◆ What you are asked to do: Return verbatim the line containing "A well-mixed surface" together with all lines that follow it in the records, and no other material.

◆ Supplied material:
══════════════════════════════

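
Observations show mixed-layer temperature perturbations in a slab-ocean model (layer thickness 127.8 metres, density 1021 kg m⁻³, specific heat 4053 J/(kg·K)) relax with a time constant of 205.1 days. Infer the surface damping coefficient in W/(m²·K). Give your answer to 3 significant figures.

Areal heat capacity C = ρ c_p D = 1021 × 4053 × 127.8 = 5.29×10^8 J/(m²·K).
τ = 205.1 days = 1.77×10^7 s.
λ = C / τ = 5.29×10^8 / 1.77×10^7 = 29.8 W/(m²·K).

29.8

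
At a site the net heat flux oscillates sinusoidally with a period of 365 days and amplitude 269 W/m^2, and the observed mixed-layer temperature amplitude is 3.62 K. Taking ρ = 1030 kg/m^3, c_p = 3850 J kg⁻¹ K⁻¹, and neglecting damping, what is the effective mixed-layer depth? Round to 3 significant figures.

ω = 2π / 3.15×10^7 s = 1.99×10^-7 s⁻¹.
Required C = F₀ / (A ω) = 269 / (3.62 × 1.99×10^-7) = 3.73×10^8 J/(m²·K).
D = C / (ρ c_p) = 3.73×10^8 / (1030 × 3850) = 94.1 m.

94.1 m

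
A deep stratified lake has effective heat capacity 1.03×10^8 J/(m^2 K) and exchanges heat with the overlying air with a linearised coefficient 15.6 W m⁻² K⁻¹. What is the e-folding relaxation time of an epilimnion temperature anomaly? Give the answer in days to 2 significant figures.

76 days

Areal heat capacity C = 1.03×10^8 J/(m^2 K) (given).
Relaxation time τ = C / λ = 1.03×10^8 / 15.6 = 6.60×10^6 s.
In days: 6.60×10^6 s / (86400 s/day) = 76.4 days.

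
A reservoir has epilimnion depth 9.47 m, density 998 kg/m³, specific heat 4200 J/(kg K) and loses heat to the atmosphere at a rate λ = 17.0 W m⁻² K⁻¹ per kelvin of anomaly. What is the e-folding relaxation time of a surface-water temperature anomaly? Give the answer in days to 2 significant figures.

Areal heat capacity C = ρ c_p D = 998 × 4200 × 9.47 = 3.97×10^7 J m⁻² K⁻¹.
Relaxation time τ = C / λ = 3.97×10^7 / 17.0 = 2.33×10^6 s.
In days: 2.33×10^6 s / (86400 s/day) = 27.0 days.

27 days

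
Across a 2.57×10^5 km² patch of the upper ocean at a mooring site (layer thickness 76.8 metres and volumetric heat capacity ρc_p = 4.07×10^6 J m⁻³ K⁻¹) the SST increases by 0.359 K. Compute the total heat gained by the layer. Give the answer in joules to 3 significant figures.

2.88×10^19 J

Areal heat capacity C = ρc_p × D = 4.07×10^6 × 76.8 = 3.13×10^8 J m⁻² K⁻¹.
Heat per unit area: q = C ΔT = 3.13×10^8 × 0.359 = 1.12×10^8 J/m².
Total heat: Q = q × A = 1.12×10^8 × (2.57×10^5 × 10⁶ m²) = 2.88×10^19 J.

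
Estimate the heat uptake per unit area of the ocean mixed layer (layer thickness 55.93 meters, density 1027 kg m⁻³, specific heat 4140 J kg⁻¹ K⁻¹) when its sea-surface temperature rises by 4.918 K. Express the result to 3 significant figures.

Areal heat capacity C = ρ c_p D = 1027 × 4140 × 55.93 = 2.38×10^8 J m⁻² K⁻¹.
ΔQ = C ΔT = 2.38×10^8 × 4.918 = 1.17×10^9 J/m².

1.17×10^9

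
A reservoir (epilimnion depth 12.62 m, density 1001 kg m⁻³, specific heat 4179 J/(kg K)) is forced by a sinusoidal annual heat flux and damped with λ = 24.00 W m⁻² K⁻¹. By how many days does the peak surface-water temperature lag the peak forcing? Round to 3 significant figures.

Areal heat capacity C = ρ c_p D = 1001 × 4179 × 12.62 = 5.28×10^7 J/(m^2 K).
ω = 2π / 3.15×10^7 s = 1.99×10^-7 s⁻¹.
Phase lag φ = arctan(Cω/λ) = arctan(10.5/24.00) = 0.413 rad.
Time lag = φ / ω = 0.413 / 1.99×10^-7 = 2.07×10^6 s = 24.0 days.

24.0 days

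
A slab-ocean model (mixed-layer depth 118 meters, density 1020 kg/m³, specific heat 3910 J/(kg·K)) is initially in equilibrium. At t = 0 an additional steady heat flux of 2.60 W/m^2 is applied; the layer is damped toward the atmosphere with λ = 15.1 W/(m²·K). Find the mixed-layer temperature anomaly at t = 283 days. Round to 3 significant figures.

Areal heat capacity C = ρ c_p D = 1020 × 3910 × 118 = 4.71×10^8 J/(m²·K).
τ = C / λ = 4.71×10^8 / 15.1 = 3.12×10^7 s.
Equilibrium anomaly ΔT_eq = F / λ = 2.60 / 15.1 = 0.172 K.
t = 283 days = 2.45×10^7 s, so t/τ = 0.785.
ΔT(t) = ΔT_eq (1 − e^(−t/τ)) = 0.172 × (1 − e^−0.785) = 0.0936 K.

0.0936 K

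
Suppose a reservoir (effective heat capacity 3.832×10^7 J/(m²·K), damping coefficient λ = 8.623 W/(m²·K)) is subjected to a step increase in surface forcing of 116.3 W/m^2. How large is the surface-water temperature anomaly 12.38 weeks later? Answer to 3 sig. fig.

Areal heat capacity C = 3.832×10^7 J/(m²·K) (given).
τ = C / λ = 3.83×10^7 / 8.623 = 4.44×10^6 s.
Equilibrium anomaly ΔT_eq = F / λ = 116.3 / 8.623 = 13.5 K.
t = 12.38 weeks = 7.49×10^6 s, so t/τ = 1.68.
ΔT(t) = ΔT_eq (1 − e^(−t/τ)) = 13.5 × (1 − e^−1.68) = 11.0 K.

11.0 K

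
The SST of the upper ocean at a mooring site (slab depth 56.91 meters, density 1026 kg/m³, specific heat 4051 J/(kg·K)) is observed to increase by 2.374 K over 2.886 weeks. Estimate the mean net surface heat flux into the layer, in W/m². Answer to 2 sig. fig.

Areal heat capacity C = ρ c_p D = 1026 × 4051 × 56.91 = 2.37×10^8 J/(m²·K).
Required heat per unit area: Q = C ΔT = 2.37×10^8 × 2.374 = 5.62×10^8 J/m².
Flux F = Q / Δt = 5.62×10^8 / 1.75×10^6 s = 322 W/m².

320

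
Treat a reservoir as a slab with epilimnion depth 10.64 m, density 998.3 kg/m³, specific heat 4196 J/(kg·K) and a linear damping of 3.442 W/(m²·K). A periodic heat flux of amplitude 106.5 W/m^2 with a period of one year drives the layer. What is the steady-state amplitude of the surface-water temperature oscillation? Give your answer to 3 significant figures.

Areal heat capacity C = ρ c_p D = 998.3 × 4196 × 10.64 = 4.46×10^7 J/(m^2 K).
Angular frequency ω = 2π / T = 2π / 3.15×10^7 s = 1.99×10^-7 s⁻¹.
√((Cω)² + λ²) = √((8.88)² + 3.442²) = 9.52 W/(m²·K).
Amplitude A = F₀ / √((Cω)²+λ²) = 106.5 / 9.52 = 11.2 K.

11.2 K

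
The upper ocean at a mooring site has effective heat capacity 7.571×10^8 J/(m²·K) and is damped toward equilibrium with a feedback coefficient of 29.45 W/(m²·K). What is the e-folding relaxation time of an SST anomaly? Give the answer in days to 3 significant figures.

Areal heat capacity C = 7.571×10^8 J/(m²·K) (given).
Relaxation time τ = C / λ = 7.57×10^8 / 29.45 = 2.57×10^7 s.
In days: 2.57×10^7 s / (86400 s/day) = 298 days.

298 days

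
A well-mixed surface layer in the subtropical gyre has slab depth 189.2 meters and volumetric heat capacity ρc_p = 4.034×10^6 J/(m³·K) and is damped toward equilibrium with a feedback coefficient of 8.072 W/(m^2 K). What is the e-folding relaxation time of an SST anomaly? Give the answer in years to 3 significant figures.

3.00 years

Areal heat capacity C = ρc_p × D = 4.034×10^6 × 189.2 = 7.63×10^8 J/(m^2 K).
Relaxation time τ = C / λ = 7.63×10^8 / 8.072 = 9.46×10^7 s.
In years: 9.46×10^7 s / (3.156×10^7 s/year) = 3.00 years.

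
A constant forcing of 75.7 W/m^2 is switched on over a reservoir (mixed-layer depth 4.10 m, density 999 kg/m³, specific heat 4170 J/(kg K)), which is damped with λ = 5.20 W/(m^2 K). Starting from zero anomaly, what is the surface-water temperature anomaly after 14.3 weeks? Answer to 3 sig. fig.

Areal heat capacity C = ρ c_p D = 999 × 4170 × 4.10 = 1.71×10^7 J/(m²·K).
τ = C / λ = 1.71×10^7 / 5.20 = 3.28×10^6 s.
Equilibrium anomaly ΔT_eq = F / λ = 75.7 / 5.20 = 14.6 K.
t = 14.3 weeks = 8.65×10^6 s, so t/τ = 2.63.
ΔT(t) = ΔT_eq (1 − e^(−t/τ)) = 14.6 × (1 − e^−2.63) = 13.5 K.

13.5 K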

══════════════════════════════

◆ Exercise answer:
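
A well-mixed surface layer in the subtropical gyre has slab depth 189.2 meters and volumetric heat capacity ρc_p = 4.034×10^6 J/(m³·K) and is damped toward equilibrium with a feedback coefficient of 8.072 W/(m^2 K). What is the e-folding relaxation time of an SST anomaly? Give the answer in years to 3 significant figures.

3.00 years

Areal heat capacity C = ρc_p × D = 4.034×10^6 × 189.2 = 7.63×10^8 J/(m^2 K).
Relaxation time τ = C / λ = 7.63×10^8 / 8.072 = 9.46×10^7 s.
In years: 9.46×10^7 s / (3.156×10^7 s/year) = 3.00 years.

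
A constant forcing of 75.7 W/m^2 is switched on over a reservoir (mixed-layer depth 4.10 m, density 999 kg/m³, specific heat 4170 J/(kg K)), which is damped with λ = 5.20 W/(m^2 K). Starting from zero anomaly, what is the surface-water temperature anomaly after 14.3 weeks? Answer to 3 sig. fig.

Areal heat capacity C = ρ c_p D = 999 × 4170 × 4.10 = 1.71×10^7 J/(m²·K).
τ = C / λ = 1.71×10^7 / 5.20 = 3.28×10^6 s.
Equilibrium anomaly ΔT_eq = F / λ = 75.7 / 5.20 = 14.6 K.
t = 14.3 weeks = 8.65×10^6 s, so t/τ = 2.63.
ΔT(t) = ΔT_eq (1 − e^(−t/τ)) = 14.6 × (1 − e^−2.63) = 13.5 K.

13.5 K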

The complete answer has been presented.